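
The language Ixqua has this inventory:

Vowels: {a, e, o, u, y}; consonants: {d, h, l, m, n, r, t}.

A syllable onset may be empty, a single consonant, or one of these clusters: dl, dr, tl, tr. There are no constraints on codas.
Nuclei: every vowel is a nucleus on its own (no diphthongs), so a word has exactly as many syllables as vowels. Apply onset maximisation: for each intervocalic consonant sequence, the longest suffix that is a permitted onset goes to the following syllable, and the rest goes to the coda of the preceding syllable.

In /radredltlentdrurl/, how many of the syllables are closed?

Nuclei (vowels): a, e, e, u → 4 syllables.
/a…e/ gap (V1→V2): /dr/ is a licit onset in full, so it all attaches to the next syllable.
/e…e/ gap (V2→V3): /dltl/ — longest licit onset from the right is /tl/, leaving /dl/ as coda.
/e…u/ gap (V3→V4): /ntdr/ — longest licit onset from the right is /dr/, leaving /nt/ as coda.
Syllabification: ra.dredl.tlent.drurl.
Classifying each syllable: /ra/ (open), /dredl/ (closed), /tlent/ (closed), /drurl/ (closed).
Closed syllables: 3.

3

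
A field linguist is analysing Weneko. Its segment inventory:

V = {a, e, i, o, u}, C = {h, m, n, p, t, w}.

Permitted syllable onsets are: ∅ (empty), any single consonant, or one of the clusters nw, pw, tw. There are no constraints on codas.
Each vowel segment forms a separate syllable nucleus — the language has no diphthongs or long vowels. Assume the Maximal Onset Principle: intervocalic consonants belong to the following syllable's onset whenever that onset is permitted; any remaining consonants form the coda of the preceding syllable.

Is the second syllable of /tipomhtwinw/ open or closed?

The vowels are i, o, i — 3 nuclei, so 3 syllables.
/i…o/ gap (V1→V2): /p/ is a single consonant, so it becomes the next onset.
/o…i/ gap (V2→V3): /mhtw/; trying suffixes from longest down, /tw/ is the first permitted one, so coda /mh/ | onset /tw/.
Syllabification: ti.pomh.twinw.
Syllable 2 is /pomh/ with coda /mh/, so it is closed.

closed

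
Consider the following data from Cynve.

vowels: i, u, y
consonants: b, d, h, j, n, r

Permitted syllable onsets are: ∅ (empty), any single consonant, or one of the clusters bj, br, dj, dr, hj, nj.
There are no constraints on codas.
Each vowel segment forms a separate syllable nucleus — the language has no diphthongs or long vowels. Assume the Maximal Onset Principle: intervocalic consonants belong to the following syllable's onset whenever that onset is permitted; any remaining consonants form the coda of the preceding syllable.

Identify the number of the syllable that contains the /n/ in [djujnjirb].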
+ + + + +
Using the material above, return each line in which the word "constraints" occurs.

> _REPLY TO THE EXERCISE_
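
A syllable onset may be empty, a single consonant, or one of these clusters: dl, dr, tl, tr. There are no constraints on codas.
Permitted syllable onsets are: ∅ (empty), any single consonant, or one of the clusters nw, pw, tw. There are no constraints on codas.
There are no constraints on codas.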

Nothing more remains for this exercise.